+++ Data shown +++
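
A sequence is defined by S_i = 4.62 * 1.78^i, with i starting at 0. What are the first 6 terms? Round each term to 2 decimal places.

This is a geometric sequence.
i=0: S_0 = 4.62 * 1.78^0 = 4.62
i=1: S_1 = 4.62 * 1.78^1 ≈ 8.22
i=2: S_2 = 4.62 * 1.78^2 ≈ 14.64
i=3: S_3 = 4.62 * 1.78^3 ≈ 26.06
i=4: S_4 = 4.62 * 1.78^4 ≈ 46.38
i=5: S_5 = 4.62 * 1.78^5 ≈ 82.55
The first 6 terms are: [4.62, 8.22, 14.64, 26.06, 46.38, 82.55]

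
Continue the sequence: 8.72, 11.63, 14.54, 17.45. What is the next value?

Differences: 11.63 - 8.72 = 2.91
This is an arithmetic sequence with common difference d = 2.91.
Next term = 17.45 + 2.91 = 20.36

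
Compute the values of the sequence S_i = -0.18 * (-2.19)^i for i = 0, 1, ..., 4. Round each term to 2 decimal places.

This is a geometric sequence.
i=0: S_0 = -0.18 * (-2.19)^0 = -0.18
i=1: S_1 = -0.18 * (-2.19)^1 ≈ 0.39
i=2: S_2 = -0.18 * (-2.19)^2 ≈ -0.86
i=3: S_3 = -0.18 * (-2.19)^3 ≈ 1.89
i=4: S_4 = -0.18 * (-2.19)^4 ≈ -4.14
The first 5 terms are: [-0.18, 0.39, -0.86, 1.89, -4.14]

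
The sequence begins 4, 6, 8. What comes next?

Differences: 6 - 4 = 2
This is an arithmetic sequence with common difference d = 2.
Next term = 8 + 2 = 10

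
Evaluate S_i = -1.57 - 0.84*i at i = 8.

S_8 = -1.57 + -0.84*8 = -1.57 + -6.72 = -8.29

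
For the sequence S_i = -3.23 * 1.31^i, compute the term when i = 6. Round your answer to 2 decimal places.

S_6 = -3.23 * 1.31^6 ≈ -3.23 * 5.0539 ≈ -16.32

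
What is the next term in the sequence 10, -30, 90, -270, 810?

Ratios: -30 / 10 = -3.0
This is a geometric sequence with common ratio r = -3.
Next term = 810 * -3 = -2430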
+++
:: Instructions to follow ::
Write out the lines above, starting at the line that contains "What is the next term" and ending with the final line, and nothing else; copy them exactly.

:: Task result ::
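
What is the next term in the sequence 10, -30, 90, -270, 810?

Ratios: -30 / 10 = -3.0
This is a geometric sequence with common ratio r = -3.
Next term = 810 * -3 = -2430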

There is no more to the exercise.